SUPPLIED RECORDS:
::::::::
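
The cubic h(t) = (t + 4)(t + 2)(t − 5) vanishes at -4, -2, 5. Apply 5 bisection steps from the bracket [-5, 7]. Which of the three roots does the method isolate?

5

t = 1 gives h = -60, negative; keep [1, 7]
t = 4 gives h = -48, negative; keep [4, 7]
t = 5.5 gives h = 35.625, positive; keep [4, 5.5]
t = 4.75 gives h = -14.7656, negative; keep [4.75, 5.5]
t = 5.125 gives h = 8.127, positive; keep [4.75, 5.125]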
::::::::
The records above need to be output again, verbatim.

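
The cubic h(t) = (t + 4)(t + 2)(t − 5) vanishes at -4, -2, 5. Apply 5 bisection steps from the bracket [-5, 7]. Which of the three roots does the method isolate?

5

t = 1 gives h = -60, negative; keep [1, 7]
t = 4 gives h = -48, negative; keep [4, 7]
t = 5.5 gives h = 35.625, positive; keep [4, 5.5]
t = 4.75 gives h = -14.7656, negative; keep [4.75, 5.5]
t = 5.125 gives h = 8.127, positive; keep [4.75, 5.125]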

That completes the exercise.